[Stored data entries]
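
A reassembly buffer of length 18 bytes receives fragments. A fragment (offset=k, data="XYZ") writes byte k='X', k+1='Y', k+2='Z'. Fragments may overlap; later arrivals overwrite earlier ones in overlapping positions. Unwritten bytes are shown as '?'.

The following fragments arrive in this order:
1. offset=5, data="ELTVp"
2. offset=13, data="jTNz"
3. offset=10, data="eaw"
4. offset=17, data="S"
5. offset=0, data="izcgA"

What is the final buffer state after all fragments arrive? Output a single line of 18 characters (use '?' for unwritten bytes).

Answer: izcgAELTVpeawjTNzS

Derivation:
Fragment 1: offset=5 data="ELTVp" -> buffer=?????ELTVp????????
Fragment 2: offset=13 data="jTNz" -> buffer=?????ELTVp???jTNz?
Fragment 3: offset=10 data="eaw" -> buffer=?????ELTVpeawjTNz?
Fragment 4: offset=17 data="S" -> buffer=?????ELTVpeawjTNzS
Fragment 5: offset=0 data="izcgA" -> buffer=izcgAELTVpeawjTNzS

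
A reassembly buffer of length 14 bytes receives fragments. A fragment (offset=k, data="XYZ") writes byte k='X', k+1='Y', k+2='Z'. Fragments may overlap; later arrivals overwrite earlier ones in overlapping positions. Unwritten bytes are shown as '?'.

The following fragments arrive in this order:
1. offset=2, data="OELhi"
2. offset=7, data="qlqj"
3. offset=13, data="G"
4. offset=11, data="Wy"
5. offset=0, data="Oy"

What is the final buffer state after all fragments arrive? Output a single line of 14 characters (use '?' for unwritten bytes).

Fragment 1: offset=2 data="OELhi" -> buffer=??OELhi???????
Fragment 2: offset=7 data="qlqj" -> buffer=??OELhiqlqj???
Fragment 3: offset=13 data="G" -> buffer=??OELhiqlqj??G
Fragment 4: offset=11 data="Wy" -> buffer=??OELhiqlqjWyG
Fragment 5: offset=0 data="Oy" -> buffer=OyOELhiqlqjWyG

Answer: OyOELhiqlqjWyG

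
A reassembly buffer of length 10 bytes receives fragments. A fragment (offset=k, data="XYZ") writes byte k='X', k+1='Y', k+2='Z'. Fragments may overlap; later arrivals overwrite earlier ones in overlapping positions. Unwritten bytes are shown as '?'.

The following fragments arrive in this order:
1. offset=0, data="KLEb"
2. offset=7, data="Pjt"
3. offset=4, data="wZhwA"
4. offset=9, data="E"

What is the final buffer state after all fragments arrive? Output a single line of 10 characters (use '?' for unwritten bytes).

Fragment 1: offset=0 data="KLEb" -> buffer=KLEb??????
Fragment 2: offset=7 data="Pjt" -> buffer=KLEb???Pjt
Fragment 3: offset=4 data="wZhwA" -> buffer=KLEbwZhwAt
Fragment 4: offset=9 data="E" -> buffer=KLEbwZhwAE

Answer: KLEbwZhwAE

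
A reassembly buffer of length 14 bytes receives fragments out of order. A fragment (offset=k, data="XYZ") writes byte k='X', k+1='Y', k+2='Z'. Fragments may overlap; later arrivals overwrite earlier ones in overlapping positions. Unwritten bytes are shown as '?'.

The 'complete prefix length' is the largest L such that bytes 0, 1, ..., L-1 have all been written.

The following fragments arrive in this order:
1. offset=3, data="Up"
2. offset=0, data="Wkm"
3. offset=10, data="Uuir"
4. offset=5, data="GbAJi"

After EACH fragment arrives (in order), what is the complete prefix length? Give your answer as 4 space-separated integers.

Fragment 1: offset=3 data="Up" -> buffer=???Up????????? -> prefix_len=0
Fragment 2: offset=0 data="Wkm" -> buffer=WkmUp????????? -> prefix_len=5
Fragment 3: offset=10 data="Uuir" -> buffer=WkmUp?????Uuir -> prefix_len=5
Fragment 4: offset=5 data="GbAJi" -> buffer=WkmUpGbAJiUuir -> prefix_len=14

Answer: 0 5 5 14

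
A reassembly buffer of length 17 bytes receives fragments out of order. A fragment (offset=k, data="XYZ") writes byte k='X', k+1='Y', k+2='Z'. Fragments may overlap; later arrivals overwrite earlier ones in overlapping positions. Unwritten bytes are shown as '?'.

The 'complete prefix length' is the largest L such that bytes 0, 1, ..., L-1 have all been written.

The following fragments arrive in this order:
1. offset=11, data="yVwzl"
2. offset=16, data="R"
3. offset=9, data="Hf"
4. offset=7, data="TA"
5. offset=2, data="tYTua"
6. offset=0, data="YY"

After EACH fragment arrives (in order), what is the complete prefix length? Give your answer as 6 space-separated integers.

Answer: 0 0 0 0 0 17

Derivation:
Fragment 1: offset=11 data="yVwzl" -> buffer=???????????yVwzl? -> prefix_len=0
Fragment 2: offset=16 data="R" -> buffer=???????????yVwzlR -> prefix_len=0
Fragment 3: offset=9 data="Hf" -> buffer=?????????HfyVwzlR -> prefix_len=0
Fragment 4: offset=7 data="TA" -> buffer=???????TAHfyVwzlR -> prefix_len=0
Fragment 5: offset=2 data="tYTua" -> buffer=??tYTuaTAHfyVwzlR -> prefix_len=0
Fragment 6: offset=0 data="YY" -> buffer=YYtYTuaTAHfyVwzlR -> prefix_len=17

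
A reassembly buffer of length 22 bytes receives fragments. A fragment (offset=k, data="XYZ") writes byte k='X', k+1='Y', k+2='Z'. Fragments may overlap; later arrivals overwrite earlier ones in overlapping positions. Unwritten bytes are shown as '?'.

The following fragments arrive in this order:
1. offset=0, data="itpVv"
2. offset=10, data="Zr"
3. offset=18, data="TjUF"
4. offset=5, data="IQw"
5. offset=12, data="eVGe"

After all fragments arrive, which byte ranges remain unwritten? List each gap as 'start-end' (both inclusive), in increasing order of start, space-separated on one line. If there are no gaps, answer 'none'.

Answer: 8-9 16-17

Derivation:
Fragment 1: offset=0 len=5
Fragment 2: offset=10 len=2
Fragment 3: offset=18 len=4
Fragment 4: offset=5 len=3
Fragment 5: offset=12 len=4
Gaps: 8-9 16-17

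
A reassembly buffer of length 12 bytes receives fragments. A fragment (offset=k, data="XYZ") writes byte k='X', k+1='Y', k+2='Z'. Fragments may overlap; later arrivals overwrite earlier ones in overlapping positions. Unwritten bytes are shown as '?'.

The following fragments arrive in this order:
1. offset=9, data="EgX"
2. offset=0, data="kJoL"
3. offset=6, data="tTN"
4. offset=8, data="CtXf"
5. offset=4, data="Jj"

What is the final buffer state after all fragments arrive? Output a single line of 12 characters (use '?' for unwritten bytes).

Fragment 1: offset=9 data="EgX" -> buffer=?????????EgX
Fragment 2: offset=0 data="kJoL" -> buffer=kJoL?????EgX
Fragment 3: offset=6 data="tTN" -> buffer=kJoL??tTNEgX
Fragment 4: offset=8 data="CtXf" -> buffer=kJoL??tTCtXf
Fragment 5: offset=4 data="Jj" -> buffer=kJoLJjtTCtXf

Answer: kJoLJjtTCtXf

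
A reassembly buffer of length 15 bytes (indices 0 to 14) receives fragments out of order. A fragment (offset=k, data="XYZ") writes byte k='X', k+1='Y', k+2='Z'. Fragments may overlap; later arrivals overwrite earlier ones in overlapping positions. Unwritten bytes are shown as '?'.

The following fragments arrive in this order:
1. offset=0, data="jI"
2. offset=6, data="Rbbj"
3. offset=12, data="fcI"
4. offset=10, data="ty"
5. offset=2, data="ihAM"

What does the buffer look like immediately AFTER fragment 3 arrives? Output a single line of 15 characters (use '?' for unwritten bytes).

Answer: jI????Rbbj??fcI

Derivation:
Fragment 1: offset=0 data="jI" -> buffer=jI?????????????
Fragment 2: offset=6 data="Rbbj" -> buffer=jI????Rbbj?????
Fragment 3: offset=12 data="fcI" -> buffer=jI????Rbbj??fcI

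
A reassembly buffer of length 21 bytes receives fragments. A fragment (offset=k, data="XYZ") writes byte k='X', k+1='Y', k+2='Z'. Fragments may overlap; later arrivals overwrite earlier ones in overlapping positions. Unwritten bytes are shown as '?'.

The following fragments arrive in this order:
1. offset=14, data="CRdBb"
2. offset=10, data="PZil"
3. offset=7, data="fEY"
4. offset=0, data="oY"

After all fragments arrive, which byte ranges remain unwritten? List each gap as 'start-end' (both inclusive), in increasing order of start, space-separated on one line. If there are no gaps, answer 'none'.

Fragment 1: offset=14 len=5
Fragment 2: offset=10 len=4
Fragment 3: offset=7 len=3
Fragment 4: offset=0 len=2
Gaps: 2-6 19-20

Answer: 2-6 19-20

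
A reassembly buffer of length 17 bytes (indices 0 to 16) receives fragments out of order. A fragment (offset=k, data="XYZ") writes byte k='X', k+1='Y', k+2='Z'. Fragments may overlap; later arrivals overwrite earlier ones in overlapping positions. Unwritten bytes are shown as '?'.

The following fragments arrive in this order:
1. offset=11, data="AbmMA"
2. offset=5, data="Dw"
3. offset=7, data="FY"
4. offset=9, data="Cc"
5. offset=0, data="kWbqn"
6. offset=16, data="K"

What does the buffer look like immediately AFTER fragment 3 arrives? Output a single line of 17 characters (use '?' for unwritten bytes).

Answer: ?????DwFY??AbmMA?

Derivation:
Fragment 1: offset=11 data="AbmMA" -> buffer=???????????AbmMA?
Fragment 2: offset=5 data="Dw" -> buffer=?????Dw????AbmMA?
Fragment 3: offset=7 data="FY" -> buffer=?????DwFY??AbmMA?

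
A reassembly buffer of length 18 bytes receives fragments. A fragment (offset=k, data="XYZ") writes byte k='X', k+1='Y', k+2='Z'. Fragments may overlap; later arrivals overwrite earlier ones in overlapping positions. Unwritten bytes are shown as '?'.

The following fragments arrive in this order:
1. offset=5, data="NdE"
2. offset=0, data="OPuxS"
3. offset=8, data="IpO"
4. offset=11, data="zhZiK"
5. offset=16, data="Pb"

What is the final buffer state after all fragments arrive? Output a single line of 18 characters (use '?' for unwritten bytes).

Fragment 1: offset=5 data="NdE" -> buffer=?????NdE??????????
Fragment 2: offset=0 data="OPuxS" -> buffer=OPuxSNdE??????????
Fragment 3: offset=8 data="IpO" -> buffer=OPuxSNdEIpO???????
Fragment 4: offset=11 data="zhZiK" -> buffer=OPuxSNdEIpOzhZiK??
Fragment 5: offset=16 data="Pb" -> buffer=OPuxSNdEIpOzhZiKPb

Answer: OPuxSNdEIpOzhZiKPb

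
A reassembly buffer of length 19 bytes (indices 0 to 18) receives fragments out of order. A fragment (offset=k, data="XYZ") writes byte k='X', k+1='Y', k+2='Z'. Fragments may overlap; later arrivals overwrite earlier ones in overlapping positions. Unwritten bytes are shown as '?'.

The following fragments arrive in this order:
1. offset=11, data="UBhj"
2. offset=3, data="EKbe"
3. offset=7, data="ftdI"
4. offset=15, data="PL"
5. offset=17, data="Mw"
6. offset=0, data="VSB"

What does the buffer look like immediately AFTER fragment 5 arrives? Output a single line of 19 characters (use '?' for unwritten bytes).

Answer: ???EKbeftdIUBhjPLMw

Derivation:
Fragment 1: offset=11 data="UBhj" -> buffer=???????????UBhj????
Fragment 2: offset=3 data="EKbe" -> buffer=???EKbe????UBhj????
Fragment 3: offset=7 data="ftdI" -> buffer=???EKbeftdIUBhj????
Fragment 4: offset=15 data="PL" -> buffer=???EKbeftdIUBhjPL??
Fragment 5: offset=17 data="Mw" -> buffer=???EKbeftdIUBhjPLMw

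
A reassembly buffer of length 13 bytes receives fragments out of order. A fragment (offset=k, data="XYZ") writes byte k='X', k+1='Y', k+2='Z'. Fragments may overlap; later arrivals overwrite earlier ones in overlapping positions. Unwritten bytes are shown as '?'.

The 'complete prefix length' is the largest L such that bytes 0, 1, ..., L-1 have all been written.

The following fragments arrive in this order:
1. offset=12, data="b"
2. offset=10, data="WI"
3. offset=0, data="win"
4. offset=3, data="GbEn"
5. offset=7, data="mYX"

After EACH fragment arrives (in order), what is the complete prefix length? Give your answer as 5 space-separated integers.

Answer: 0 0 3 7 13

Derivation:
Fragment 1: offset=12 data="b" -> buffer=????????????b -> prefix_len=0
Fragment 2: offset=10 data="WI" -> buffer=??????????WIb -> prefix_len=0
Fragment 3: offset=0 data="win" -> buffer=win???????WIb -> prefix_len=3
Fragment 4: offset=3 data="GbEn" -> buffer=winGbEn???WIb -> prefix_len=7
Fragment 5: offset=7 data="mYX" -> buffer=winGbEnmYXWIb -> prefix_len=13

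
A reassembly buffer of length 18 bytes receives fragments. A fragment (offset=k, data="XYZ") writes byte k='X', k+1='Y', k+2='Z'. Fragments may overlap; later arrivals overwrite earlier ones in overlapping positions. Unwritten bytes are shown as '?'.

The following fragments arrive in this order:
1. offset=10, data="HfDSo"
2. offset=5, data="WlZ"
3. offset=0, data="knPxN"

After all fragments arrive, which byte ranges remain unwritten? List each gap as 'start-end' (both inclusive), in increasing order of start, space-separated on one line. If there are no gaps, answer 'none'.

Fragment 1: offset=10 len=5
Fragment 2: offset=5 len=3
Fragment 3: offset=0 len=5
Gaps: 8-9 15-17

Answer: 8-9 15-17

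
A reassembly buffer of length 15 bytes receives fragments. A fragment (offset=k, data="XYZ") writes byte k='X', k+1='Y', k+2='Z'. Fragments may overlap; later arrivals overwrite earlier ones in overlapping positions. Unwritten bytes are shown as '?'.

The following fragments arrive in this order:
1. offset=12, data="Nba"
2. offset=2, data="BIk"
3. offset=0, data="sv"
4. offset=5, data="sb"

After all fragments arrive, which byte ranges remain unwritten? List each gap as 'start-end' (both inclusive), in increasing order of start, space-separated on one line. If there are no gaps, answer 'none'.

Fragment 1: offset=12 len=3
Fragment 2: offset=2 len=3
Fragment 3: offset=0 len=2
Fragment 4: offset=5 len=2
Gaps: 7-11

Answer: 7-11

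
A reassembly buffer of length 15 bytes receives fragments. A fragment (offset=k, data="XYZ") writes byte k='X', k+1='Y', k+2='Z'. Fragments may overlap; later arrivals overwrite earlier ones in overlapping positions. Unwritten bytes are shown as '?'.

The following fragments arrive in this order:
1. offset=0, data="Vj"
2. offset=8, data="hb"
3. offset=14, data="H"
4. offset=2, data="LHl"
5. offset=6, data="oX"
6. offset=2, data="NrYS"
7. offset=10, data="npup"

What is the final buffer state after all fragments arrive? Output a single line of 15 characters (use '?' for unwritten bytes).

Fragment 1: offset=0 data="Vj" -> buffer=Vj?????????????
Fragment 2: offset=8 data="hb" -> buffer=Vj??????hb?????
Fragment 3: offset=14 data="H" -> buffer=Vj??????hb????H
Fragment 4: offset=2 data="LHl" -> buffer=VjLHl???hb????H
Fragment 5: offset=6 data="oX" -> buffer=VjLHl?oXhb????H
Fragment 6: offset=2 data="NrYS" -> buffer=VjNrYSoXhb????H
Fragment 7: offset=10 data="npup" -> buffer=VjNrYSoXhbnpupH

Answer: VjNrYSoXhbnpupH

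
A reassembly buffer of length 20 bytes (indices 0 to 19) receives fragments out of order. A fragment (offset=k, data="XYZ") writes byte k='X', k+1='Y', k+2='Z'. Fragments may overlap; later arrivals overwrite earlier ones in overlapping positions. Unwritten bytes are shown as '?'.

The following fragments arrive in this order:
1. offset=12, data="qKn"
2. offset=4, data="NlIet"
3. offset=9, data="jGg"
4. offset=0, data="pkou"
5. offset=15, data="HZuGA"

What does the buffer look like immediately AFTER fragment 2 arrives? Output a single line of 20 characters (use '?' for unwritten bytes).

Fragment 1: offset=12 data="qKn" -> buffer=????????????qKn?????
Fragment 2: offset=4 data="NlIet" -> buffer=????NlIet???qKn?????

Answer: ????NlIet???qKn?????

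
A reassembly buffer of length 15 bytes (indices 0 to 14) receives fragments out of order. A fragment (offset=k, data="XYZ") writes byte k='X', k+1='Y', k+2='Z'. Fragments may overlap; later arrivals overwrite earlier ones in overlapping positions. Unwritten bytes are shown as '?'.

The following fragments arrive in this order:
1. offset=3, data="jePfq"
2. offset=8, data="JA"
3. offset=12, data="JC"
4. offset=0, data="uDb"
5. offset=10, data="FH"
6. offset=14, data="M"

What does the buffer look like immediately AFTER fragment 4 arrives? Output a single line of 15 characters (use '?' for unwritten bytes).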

_WHAT IS REQUIRED_: Copy each line of the records that contains the word "indices".

_RESPONSE TO THIS EXERCISE_:
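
A reassembly buffer of length 15 bytes (indices 0 to 14) receives fragments out of order. A fragment (offset=k, data="XYZ") writes byte k='X', k+1='Y', k+2='Z'. Fragments may overlap; later arrivals overwrite earlier ones in overlapping positions. Unwritten bytes are shown as '?'.
A reassembly buffer of length 17 bytes (indices 0 to 16) receives fragments out of order. A fragment (offset=k, data="XYZ") writes byte k='X', k+1='Y', k+2='Z'. Fragments may overlap; later arrivals overwrite earlier ones in overlapping positions. Unwritten bytes are shown as '?'.
A reassembly buffer of length 19 bytes (indices 0 to 18) receives fragments out of order. A fragment (offset=k, data="XYZ") writes byte k='X', k+1='Y', k+2='Z'. Fragments may overlap; later arrivals overwrite earlier ones in overlapping positions. Unwritten bytes are shown as '?'.
A reassembly buffer of length 20 bytes (indices 0 to 19) receives fragments out of order. A fragment (offset=k, data="XYZ") writes byte k='X', k+1='Y', k+2='Z'. Fragments may overlap; later arrivals overwrite earlier ones in overlapping positions. Unwritten bytes are shown as '?'.
A reassembly buffer of length 15 bytes (indices 0 to 14) receives fragments out of order. A fragment (offset=k, data="XYZ") writes byte k='X', k+1='Y', k+2='Z'. Fragments may overlap; later arrivals overwrite earlier ones in overlapping positions. Unwritten bytes are shown as '?'.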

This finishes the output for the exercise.